Dataset extract>
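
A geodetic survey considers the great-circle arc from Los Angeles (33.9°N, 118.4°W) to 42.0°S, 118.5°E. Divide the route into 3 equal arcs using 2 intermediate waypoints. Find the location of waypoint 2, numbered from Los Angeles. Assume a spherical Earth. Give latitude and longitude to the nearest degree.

≈ 23°S, 168°E

Write both endpoints as unit vectors p₁, p₂ with components (cos φ cos λ, cos φ sin λ, sin φ).
The central angle between the endpoints is δ = arccos(p₁·p₂) ≈ 2.360 rad (135.2°).
Interpolate at f = 2/3 with slerp weights a = sin((1−f)δ)/sin δ ≈ 1.006, b = sin(fδ)/sin δ ≈ 1.420.
p = a·p₁ + b·p₂ ≈ (-0.901, 0.193, -0.389); φ = arcsin(p_z) ≈ -22.92°, λ = atan2(p_y, p_x) ≈ 167.89°.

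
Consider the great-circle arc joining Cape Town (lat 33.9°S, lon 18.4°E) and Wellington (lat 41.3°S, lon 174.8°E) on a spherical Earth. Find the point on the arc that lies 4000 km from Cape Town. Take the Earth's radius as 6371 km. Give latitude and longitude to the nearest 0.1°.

≈ lat 66.3°S, lon 45.0°E

Convert each endpoint to a unit vector on the sphere (x = cos φ cos λ, y = cos φ sin λ, z = sin φ).
The central angle between the endpoints is δ = arccos(p₁·p₂) ≈ 1.776 rad (101.7°). The total great-circle distance is δ·R ≈ 1.776 × 6371 ≈ 11312 km, so the target fraction is f = 4000/11312 ≈ 0.354.
Interpolate at f ≈ 0.354 with slerp weights a = sin((1−f)δ)/sin δ ≈ 0.931, b = sin(fδ)/sin δ ≈ 0.600.
p = a·p₁ + b·p₂ ≈ (0.285, 0.285, -0.915); φ = arcsin(p_z) ≈ -66.26°, λ = atan2(p_y, p_x) ≈ 45.02°.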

Your instructions>
Output every line of the listing exactly as written.

Solution to the problem>
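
A geodetic survey considers the great-circle arc from Los Angeles (33.9°N, 118.4°W) to 42.0°S, 118.5°E. Divide the route into 3 equal arcs using 2 intermediate waypoints. Find the location of waypoint 2, numbered from Los Angeles. Assume a spherical Earth. Give latitude and longitude to the nearest degree.

≈ 23°S, 168°E

Write both endpoints as unit vectors p₁, p₂ with components (cos φ cos λ, cos φ sin λ, sin φ).
The central angle between the endpoints is δ = arccos(p₁·p₂) ≈ 2.360 rad (135.2°).
Interpolate at f = 2/3 with slerp weights a = sin((1−f)δ)/sin δ ≈ 1.006, b = sin(fδ)/sin δ ≈ 1.420.
p = a·p₁ + b·p₂ ≈ (-0.901, 0.193, -0.389); φ = arcsin(p_z) ≈ -22.92°, λ = atan2(p_y, p_x) ≈ 167.89°.

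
Consider the great-circle arc joining Cape Town (lat 33.9°S, lon 18.4°E) and Wellington (lat 41.3°S, lon 174.8°E) on a spherical Earth. Find the point on the arc that lies 4000 km from Cape Town. Take the Earth's radius as 6371 km. Give latitude and longitude to the nearest 0.1°.

≈ lat 66.3°S, lon 45.0°E

Convert each endpoint to a unit vector on the sphere (x = cos φ cos λ, y = cos φ sin λ, z = sin φ).
The central angle between the endpoints is δ = arccos(p₁·p₂) ≈ 1.776 rad (101.7°). The total great-circle distance is δ·R ≈ 1.776 × 6371 ≈ 11312 km, so the target fraction is f = 4000/11312 ≈ 0.354.
Interpolate at f ≈ 0.354 with slerp weights a = sin((1−f)δ)/sin δ ≈ 0.931, b = sin(fδ)/sin δ ≈ 0.600.
p = a·p₁ + b·p₂ ≈ (0.285, 0.285, -0.915); φ = arcsin(p_z) ≈ -66.26°, λ = atan2(p_y, p_x) ≈ 45.02°.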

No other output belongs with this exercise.